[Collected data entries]
------------
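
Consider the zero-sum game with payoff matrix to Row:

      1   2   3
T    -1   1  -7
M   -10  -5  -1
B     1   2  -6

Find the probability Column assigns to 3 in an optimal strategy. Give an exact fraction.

11/16

Row minima: T → -7, M → -10, B → -6; maximin = -6.
Column maxima: 1 → 1, 2 → 2, 3 → -1; minimax = -1.
-6 ≠ -1, so there is no saddle point; optimal play is mixed.
T is strictly dominated by B, so Row never plays it.
2 is strictly dominated by 1 (it gives Row strictly more in every row), so Column never plays it.
On the remaining 2×2 (M, B vs 1, 3):
Let Row play M with probability p. Expected payoff against 1: (-10)p + 1(1−p) = −11p + 1; against 3: (-1)p + (-6)(1−p) = 5p − 6.
Setting these equal: −11p + 1 = 5p − 6 ⇒ −16p = -7 ⇒ p = 7/16, and the value is (-11)·(7/16) + 1 = -61/16.
For Column: with q = P(1), equating M's and B's payoffs gives −9q − 1 = 7q − 6 ⇒ q = 5/16.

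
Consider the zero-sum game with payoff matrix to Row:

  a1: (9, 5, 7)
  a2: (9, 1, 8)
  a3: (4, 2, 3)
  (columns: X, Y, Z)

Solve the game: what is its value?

5

Row minima: a1 → 5, a2 → 1, a3 → 2; maximin = 5.
Column maxima: X → 9, Y → 5, Z → 8; minimax = 5.
Since maximin = minimax = 5, there is a saddle point and the value is 5.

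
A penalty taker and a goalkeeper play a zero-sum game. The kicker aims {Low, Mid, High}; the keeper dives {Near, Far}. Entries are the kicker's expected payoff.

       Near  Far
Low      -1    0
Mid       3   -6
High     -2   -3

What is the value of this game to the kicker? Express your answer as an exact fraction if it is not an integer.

Row minima: Low → -1, Mid → -6, High → -3; maximin = -1.
Column maxima: Near → 3, Far → 0; minimax = 0.
-1 ≠ 0, so there is no saddle point; optimal play is mixed.
High is strictly dominated by Low, so the kicker never plays it.
On the remaining 2×2 (Low, Mid vs Near, Far):
Let the kicker play Low with probability p. Expected payoff against Near: (-1)p + 3(1−p) = −4p + 3; against Far: 0p + (-6)(1−p) = 6p − 6.
Setting these equal: −4p + 3 = 6p − 6 ⇒ −10p = -9 ⇒ p = 9/10, and the value is (-4)·(9/10) + 3 = -3/5.
For the keeper: with q = P(Near), equating Low's and Mid's payoffs gives −q = 9q − 6 ⇒ q = 3/5.

-3/5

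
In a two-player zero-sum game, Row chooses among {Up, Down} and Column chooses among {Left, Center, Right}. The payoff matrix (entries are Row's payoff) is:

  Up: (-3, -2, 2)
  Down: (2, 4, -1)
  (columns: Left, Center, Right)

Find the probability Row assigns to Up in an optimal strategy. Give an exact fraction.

3/8

Row minima: Up → -3, Down → -1; maximin = -1.
Column maxima: Left → 2, Center → 4, Right → 2; minimax = 2.
-1 ≠ 2, so there is no saddle point; optimal play is mixed.
Center is strictly dominated by Left (it gives Row strictly more in every row), so Column never plays it.
On the remaining 2×2 (Up, Down vs Left, Right):
Let Row play Up with probability p. Expected payoff against Left: (-3)p + 2(1−p) = −5p + 2; against Right: 2p + (-1)(1−p) = 3p − 1.
Setting these equal: −5p + 2 = 3p − 1 ⇒ −8p = -3 ⇒ p = 3/8, and the value is (-5)·(3/8) + 2 = 1/8.
For Column: with q = P(Left), equating Up's and Down's payoffs gives −5q + 2 = 3q − 1 ⇒ q = 3/8.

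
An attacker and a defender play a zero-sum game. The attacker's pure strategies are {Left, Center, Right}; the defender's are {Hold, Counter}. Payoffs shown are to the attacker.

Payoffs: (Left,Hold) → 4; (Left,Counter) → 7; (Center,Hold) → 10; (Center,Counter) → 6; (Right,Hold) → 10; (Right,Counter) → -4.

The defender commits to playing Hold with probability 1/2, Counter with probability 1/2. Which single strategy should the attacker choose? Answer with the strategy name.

Center

Expected payoff of Left: (1/2)·4 + (1/2)·7 = 11/2.
Expected payoff of Center: (1/2)·10 + (1/2)·6 = 8.
Expected payoff of Right: (1/2)·10 + (1/2)·(-4) = 3.
The largest is 8, so the attacker's best response is Center.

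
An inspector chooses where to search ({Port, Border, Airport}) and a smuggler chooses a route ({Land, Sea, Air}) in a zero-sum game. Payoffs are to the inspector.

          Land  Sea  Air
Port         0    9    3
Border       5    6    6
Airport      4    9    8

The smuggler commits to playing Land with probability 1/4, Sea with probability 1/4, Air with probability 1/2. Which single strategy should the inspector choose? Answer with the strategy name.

Airport

Expected payoff of Port: (1/4)·0 + (1/4)·9 + (1/2)·3 = 15/4.
Expected payoff of Border: (1/4)·5 + (1/4)·6 + (1/2)·6 = 23/4.
Expected payoff of Airport: (1/4)·4 + (1/4)·9 + (1/2)·8 = 29/4.
The largest is 29/4, so the inspector's best response is Airport.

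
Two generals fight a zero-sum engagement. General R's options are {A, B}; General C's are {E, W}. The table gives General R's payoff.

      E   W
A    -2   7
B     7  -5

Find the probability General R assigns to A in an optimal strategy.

4/7

Row minima: A → -2, B → -5; maximin = -2.
Column maxima: E → 7, W → 7; minimax = 7.
-2 ≠ 7, so there is no saddle point; optimal play is mixed.
Let General R play A with probability p. Expected payoff against E: (-2)p + 7(1−p) = −9p + 7; against W: 7p + (-5)(1−p) = 12p − 5.
Setting these equal: −9p + 7 = 12p − 5 ⇒ −21p = -12 ⇒ p = 4/7, and the value is (-9)·(4/7) + 7 = 13/7.
For General C: with q = P(E), equating A's and B's payoffs gives −9q + 7 = 12q − 5 ⇒ q = 4/7.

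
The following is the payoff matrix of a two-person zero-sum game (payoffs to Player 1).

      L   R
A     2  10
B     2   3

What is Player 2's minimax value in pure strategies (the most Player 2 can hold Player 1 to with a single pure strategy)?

2

Column maxima: L → 2, R → 10.
The smallest of these is 2.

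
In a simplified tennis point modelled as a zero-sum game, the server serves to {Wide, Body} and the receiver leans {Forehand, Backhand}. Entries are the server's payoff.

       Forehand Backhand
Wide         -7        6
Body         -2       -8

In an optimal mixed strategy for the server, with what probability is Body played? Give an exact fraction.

13/19

Row minima: Wide → -7, Body → -8; maximin = -7.
Column maxima: Forehand → -2, Backhand → 6; minimax = -2.
-7 ≠ -2, so there is no saddle point; optimal play is mixed.
Let the server play Wide with probability p. Expected payoff against Forehand: (-7)p + (-2)(1−p) = −5p − 2; against Backhand: 6p + (-8)(1−p) = 14p − 8.
Setting these equal: −5p − 2 = 14p − 8 ⇒ −19p = -6 ⇒ p = 6/19, and the value is (-5)·(6/19) − 2 = -68/19.
For the receiver: with q = P(Forehand), equating Wide's and Body's payoffs gives −13q + 6 = 6q − 8 ⇒ q = 14/19.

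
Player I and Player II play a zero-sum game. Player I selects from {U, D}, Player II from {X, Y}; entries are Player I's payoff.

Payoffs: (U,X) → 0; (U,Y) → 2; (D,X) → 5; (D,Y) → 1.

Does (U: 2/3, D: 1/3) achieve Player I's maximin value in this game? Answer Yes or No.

Yes

Against X this mix gives (2/3)·0 + (1/3)·5 = 5/3.
Against Y this mix gives (2/3)·2 + (1/3)·1 = 5/3.
All of Player II's active replies (X, Y) yield 5/3, and no column does worse for Player I. The mix makes Player II indifferent and guarantees 5/3, so it is optimal.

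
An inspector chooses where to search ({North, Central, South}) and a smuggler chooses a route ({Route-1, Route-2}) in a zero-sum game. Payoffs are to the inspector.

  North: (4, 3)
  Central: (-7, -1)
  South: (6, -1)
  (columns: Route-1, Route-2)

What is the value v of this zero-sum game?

Row minima: North → 3, Central → -7, South → -1; maximin = 3.
Column maxima: Route-1 → 6, Route-2 → 3; minimax = 3.
Since maximin = minimax = 3, there is a saddle point and the value is 3.

3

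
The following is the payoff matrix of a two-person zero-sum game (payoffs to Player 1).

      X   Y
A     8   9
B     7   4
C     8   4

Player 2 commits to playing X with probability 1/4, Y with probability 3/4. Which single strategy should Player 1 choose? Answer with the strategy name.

Expected payoff of A: (1/4)·8 + (3/4)·9 = 35/4.
Expected payoff of B: (1/4)·7 + (3/4)·4 = 19/4.
Expected payoff of C: (1/4)·8 + (3/4)·4 = 5.
The largest is 35/4, so Player 1's best response is A.

A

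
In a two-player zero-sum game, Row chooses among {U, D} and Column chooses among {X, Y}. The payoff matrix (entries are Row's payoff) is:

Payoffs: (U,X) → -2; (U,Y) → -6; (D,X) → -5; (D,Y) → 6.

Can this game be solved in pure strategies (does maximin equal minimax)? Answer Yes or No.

No

Row minima: U → -6, D → -5; maximin = -5.
Column maxima: X → -2, Y → 6; minimax = -2.
-5 ≠ -2, so no pure-strategy equilibrium exists.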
------------
YOUR OBJECTIVE: Starting at the line with "What is the value v of this zero-sum game?", restate each line through the end of the records, both ends included, and stop there.

ANSWER SPACE:
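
What is the value v of this zero-sum game?

Row minima: North → 3, Central → -7, South → -1; maximin = 3.
Column maxima: Route-1 → 6, Route-2 → 3; minimax = 3.
Since maximin = minimax = 3, there is a saddle point and the value is 3.

3

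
The following is the payoff matrix of a two-person zero-sum game (payoffs to Player 1).

      X   Y
A     8   9
B     7   4
C     8   4

Player 2 commits to playing X with probability 1/4, Y with probability 3/4. Which single strategy should Player 1 choose? Answer with the strategy name.

Expected payoff of A: (1/4)·8 + (3/4)·9 = 35/4.
Expected payoff of B: (1/4)·7 + (3/4)·4 = 19/4.
Expected payoff of C: (1/4)·8 + (3/4)·4 = 5.
The largest is 35/4, so Player 1's best response is A.

A

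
In a two-player zero-sum game, Row chooses among {U, D} and Column chooses among {X, Y}. The payoff matrix (entries are Row's payoff) is:

Payoffs: (U,X) → -2; (U,Y) → -6; (D,X) → -5; (D,Y) → 6.

Can this game be solved in pure strategies (does maximin equal minimax)? Answer Yes or No.

No

Row minima: U → -6, D → -5; maximin = -5.
Column maxima: X → -2, Y → 6; minimax = -2.
-5 ≠ -2, so no pure-strategy equilibrium exists.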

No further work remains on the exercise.